* **TASK BRIEF**
Could you write out all the records once more, exactly?

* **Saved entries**
#####

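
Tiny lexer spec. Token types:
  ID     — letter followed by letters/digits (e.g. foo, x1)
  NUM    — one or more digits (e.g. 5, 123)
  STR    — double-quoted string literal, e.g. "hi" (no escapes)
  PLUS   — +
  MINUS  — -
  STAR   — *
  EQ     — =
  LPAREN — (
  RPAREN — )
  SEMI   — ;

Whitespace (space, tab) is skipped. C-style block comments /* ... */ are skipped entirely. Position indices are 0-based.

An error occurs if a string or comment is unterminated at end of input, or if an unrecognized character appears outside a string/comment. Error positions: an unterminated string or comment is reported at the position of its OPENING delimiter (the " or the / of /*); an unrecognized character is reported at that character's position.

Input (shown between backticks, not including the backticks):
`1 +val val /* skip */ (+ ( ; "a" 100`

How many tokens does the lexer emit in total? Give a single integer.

pos=0: emit NUM '1' (now at pos=1)
pos=2: emit PLUS '+'
pos=3: emit ID 'val' (now at pos=6)
pos=7: emit ID 'val' (now at pos=10)
pos=11: enter COMMENT mode (saw '/*')
exit COMMENT mode (now at pos=21)
pos=22: emit LPAREN '('
pos=23: emit PLUS '+'
pos=25: emit LPAREN '('
pos=27: emit SEMI ';'
pos=29: enter STRING mode
pos=29: emit STR "a" (now at pos=32)
pos=33: emit NUM '100' (now at pos=36)
DONE. 10 tokens: [NUM, PLUS, ID, ID, LPAREN, PLUS, LPAREN, SEMI, STR, NUM]

Answer: 10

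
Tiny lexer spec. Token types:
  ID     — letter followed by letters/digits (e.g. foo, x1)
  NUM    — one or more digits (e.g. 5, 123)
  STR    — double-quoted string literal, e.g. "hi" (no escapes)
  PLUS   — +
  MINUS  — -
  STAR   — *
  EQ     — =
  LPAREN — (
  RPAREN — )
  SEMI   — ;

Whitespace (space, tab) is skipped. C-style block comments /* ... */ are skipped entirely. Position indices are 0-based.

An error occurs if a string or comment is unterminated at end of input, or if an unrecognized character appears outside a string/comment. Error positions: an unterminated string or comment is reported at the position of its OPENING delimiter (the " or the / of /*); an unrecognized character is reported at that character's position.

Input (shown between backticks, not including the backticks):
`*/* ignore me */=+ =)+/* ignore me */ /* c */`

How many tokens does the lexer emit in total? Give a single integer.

Answer: 6

Derivation:
pos=0: emit STAR '*'
pos=1: enter COMMENT mode (saw '/*')
exit COMMENT mode (now at pos=16)
pos=16: emit EQ '='
pos=17: emit PLUS '+'
pos=19: emit EQ '='
pos=20: emit RPAREN ')'
pos=21: emit PLUS '+'
pos=22: enter COMMENT mode (saw '/*')
exit COMMENT mode (now at pos=37)
pos=38: enter COMMENT mode (saw '/*')
exit COMMENT mode (now at pos=45)
DONE. 6 tokens: [STAR, EQ, PLUS, EQ, RPAREN, PLUS]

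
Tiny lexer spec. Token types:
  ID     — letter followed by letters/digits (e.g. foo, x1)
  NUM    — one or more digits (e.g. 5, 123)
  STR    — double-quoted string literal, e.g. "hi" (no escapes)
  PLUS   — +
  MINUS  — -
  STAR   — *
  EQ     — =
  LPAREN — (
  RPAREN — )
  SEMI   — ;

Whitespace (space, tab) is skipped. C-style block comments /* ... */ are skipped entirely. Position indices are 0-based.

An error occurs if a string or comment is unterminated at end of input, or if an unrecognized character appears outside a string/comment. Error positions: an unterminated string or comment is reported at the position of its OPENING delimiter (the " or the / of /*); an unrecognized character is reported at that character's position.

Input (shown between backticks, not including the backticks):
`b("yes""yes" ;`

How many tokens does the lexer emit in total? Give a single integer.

pos=0: emit ID 'b' (now at pos=1)
pos=1: emit LPAREN '('
pos=2: enter STRING mode
pos=2: emit STR "yes" (now at pos=7)
pos=7: enter STRING mode
pos=7: emit STR "yes" (now at pos=12)
pos=13: emit SEMI ';'
DONE. 5 tokens: [ID, LPAREN, STR, STR, SEMI]

Answer: 5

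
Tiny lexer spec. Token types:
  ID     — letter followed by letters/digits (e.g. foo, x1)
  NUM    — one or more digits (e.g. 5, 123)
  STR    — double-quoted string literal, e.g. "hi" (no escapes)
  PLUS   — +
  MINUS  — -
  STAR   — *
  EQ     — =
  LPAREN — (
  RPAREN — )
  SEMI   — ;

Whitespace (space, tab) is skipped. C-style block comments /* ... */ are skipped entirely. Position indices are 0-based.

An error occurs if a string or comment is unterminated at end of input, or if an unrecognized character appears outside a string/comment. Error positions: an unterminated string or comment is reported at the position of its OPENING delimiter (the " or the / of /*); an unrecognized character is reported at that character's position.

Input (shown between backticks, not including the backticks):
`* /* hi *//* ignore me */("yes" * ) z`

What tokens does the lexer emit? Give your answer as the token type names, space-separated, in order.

pos=0: emit STAR '*'
pos=2: enter COMMENT mode (saw '/*')
exit COMMENT mode (now at pos=10)
pos=10: enter COMMENT mode (saw '/*')
exit COMMENT mode (now at pos=25)
pos=25: emit LPAREN '('
pos=26: enter STRING mode
pos=26: emit STR "yes" (now at pos=31)
pos=32: emit STAR '*'
pos=34: emit RPAREN ')'
pos=36: emit ID 'z' (now at pos=37)
DONE. 6 tokens: [STAR, LPAREN, STR, STAR, RPAREN, ID]

Answer: STAR LPAREN STR STAR RPAREN ID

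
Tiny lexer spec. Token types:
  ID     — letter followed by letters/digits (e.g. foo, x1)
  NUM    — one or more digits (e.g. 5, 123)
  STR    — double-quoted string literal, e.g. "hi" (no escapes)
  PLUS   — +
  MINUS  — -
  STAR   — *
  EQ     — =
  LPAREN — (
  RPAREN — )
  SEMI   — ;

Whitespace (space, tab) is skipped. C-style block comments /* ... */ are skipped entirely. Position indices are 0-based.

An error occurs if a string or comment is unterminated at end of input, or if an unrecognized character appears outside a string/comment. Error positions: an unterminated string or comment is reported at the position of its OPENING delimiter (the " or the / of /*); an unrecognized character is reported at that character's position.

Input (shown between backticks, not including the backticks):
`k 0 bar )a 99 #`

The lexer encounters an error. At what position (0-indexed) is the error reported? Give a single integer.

pos=0: emit ID 'k' (now at pos=1)
pos=2: emit NUM '0' (now at pos=3)
pos=4: emit ID 'bar' (now at pos=7)
pos=8: emit RPAREN ')'
pos=9: emit ID 'a' (now at pos=10)
pos=11: emit NUM '99' (now at pos=13)
pos=14: ERROR — unrecognized char '#'

Answer: 14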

#####

* **TASK RESPONSE**
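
Tiny lexer spec. Token types:
  ID     — letter followed by letters/digits (e.g. foo, x1)
  NUM    — one or more digits (e.g. 5, 123)
  STR    — double-quoted string literal, e.g. "hi" (no escapes)
  PLUS   — +
  MINUS  — -
  STAR   — *
  EQ     — =
  LPAREN — (
  RPAREN — )
  SEMI   — ;

Whitespace (space, tab) is skipped. C-style block comments /* ... */ are skipped entirely. Position indices are 0-based.

An error occurs if a string or comment is unterminated at end of input, or if an unrecognized character appears outside a string/comment. Error positions: an unterminated string or comment is reported at the position of its OPENING delimiter (the " or the / of /*); an unrecognized character is reported at that character's position.

Input (shown between backticks, not including the backticks):
`1 +val val /* skip */ (+ ( ; "a" 100`

How many tokens does the lexer emit in total? Give a single integer.

pos=0: emit NUM '1' (now at pos=1)
pos=2: emit PLUS '+'
pos=3: emit ID 'val' (now at pos=6)
pos=7: emit ID 'val' (now at pos=10)
pos=11: enter COMMENT mode (saw '/*')
exit COMMENT mode (now at pos=21)
pos=22: emit LPAREN '('
pos=23: emit PLUS '+'
pos=25: emit LPAREN '('
pos=27: emit SEMI ';'
pos=29: enter STRING mode
pos=29: emit STR "a" (now at pos=32)
pos=33: emit NUM '100' (now at pos=36)
DONE. 10 tokens: [NUM, PLUS, ID, ID, LPAREN, PLUS, LPAREN, SEMI, STR, NUM]

Answer: 10

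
Tiny lexer spec. Token types:
  ID     — letter followed by letters/digits (e.g. foo, x1)
  NUM    — one or more digits (e.g. 5, 123)
  STR    — double-quoted string literal, e.g. "hi" (no escapes)
  PLUS   — +
  MINUS  — -
  STAR   — *
  EQ     — =
  LPAREN — (
  RPAREN — )
  SEMI   — ;

Whitespace (space, tab) is skipped. C-style block comments /* ... */ are skipped entirely. Position indices are 0-based.

An error occurs if a string or comment is unterminated at end of input, or if an unrecognized character appears outside a string/comment. Error positions: an unterminated string or comment is reported at the position of its OPENING delimiter (the " or the / of /*); an unrecognized character is reported at that character's position.

Input (shown between backticks, not including the backticks):
`*/* ignore me */=+ =)+/* ignore me */ /* c */`

How many tokens does the lexer emit in total? Give a single integer.

Answer: 6

Derivation:
pos=0: emit STAR '*'
pos=1: enter COMMENT mode (saw '/*')
exit COMMENT mode (now at pos=16)
pos=16: emit EQ '='
pos=17: emit PLUS '+'
pos=19: emit EQ '='
pos=20: emit RPAREN ')'
pos=21: emit PLUS '+'
pos=22: enter COMMENT mode (saw '/*')
exit COMMENT mode (now at pos=37)
pos=38: enter COMMENT mode (saw '/*')
exit COMMENT mode (now at pos=45)
DONE. 6 tokens: [STAR, EQ, PLUS, EQ, RPAREN, PLUS]

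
Tiny lexer spec. Token types:
  ID     — letter followed by letters/digits (e.g. foo, x1)
  NUM    — one or more digits (e.g. 5, 123)
  STR    — double-quoted string literal, e.g. "hi" (no escapes)
  PLUS   — +
  MINUS  — -
  STAR   — *
  EQ     — =
  LPAREN — (
  RPAREN — )
  SEMI   — ;

Whitespace (space, tab) is skipped. C-style block comments /* ... */ are skipped entirely. Position indices are 0-based.

An error occurs if a string or comment is unterminated at end of input, or if an unrecognized character appears outside a string/comment. Error positions: an unterminated string or comment is reported at the position of its OPENING delimiter (the " or the / of /*); an unrecognized character is reported at that character's position.

Input (shown between backticks, not including the backticks):
`b("yes""yes" ;`

How many tokens does the lexer emit in total? Give a single integer.

pos=0: emit ID 'b' (now at pos=1)
pos=1: emit LPAREN '('
pos=2: enter STRING mode
pos=2: emit STR "yes" (now at pos=7)
pos=7: enter STRING mode
pos=7: emit STR "yes" (now at pos=12)
pos=13: emit SEMI ';'
DONE. 5 tokens: [ID, LPAREN, STR, STR, SEMI]

Answer: 5

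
Tiny lexer spec. Token types:
  ID     — letter followed by letters/digits (e.g. foo, x1)
  NUM    — one or more digits (e.g. 5, 123)
  STR    — double-quoted string literal, e.g. "hi" (no escapes)
  PLUS   — +
  MINUS  — -
  STAR   — *
  EQ     — =
  LPAREN — (
  RPAREN — )
  SEMI   — ;

Whitespace (space, tab) is skipped. C-style block comments /* ... */ are skipped entirely. Position indices are 0-based.

An error occurs if a string or comment is unterminated at end of input, or if an unrecognized character appears outside a string/comment. Error positions: an unterminated string or comment is reported at the position of its OPENING delimiter (the " or the / of /*); an unrecognized character is reported at that character's position.

Input (shown between backticks, not including the backticks):
`* /* hi *//* ignore me */("yes" * ) z`

What tokens does the lexer emit? Give your answer as the token type names, space-separated, in order.

pos=0: emit STAR '*'
pos=2: enter COMMENT mode (saw '/*')
exit COMMENT mode (now at pos=10)
pos=10: enter COMMENT mode (saw '/*')
exit COMMENT mode (now at pos=25)
pos=25: emit LPAREN '('
pos=26: enter STRING mode
pos=26: emit STR "yes" (now at pos=31)
pos=32: emit STAR '*'
pos=34: emit RPAREN ')'
pos=36: emit ID 'z' (now at pos=37)
DONE. 6 tokens: [STAR, LPAREN, STR, STAR, RPAREN, ID]

Answer: STAR LPAREN STR STAR RPAREN ID

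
Tiny lexer spec. Token types:
  ID     — letter followed by letters/digits (e.g. foo, x1)
  NUM    — one or more digits (e.g. 5, 123)
  STR    — double-quoted string literal, e.g. "hi" (no escapes)
  PLUS   — +
  MINUS  — -
  STAR   — *
  EQ     — =
  LPAREN — (
  RPAREN — )
  SEMI   — ;

Whitespace (space, tab) is skipped. C-style block comments /* ... */ are skipped entirely. Position indices are 0-based.

An error occurs if a string or comment is unterminated at end of input, or if an unrecognized character appears outside a string/comment. Error positions: an unterminated string or comment is reported at the position of its OPENING delimiter (the " or the / of /*); an unrecognized character is reported at that character's position.

Input (shown between backticks, not including the backticks):
`k 0 bar )a 99 #`

The lexer encounters an error. At what position (0-indexed) is the error reported? Give a single integer.

pos=0: emit ID 'k' (now at pos=1)
pos=2: emit NUM '0' (now at pos=3)
pos=4: emit ID 'bar' (now at pos=7)
pos=8: emit RPAREN ')'
pos=9: emit ID 'a' (now at pos=10)
pos=11: emit NUM '99' (now at pos=13)
pos=14: ERROR — unrecognized char '#'

Answer: 14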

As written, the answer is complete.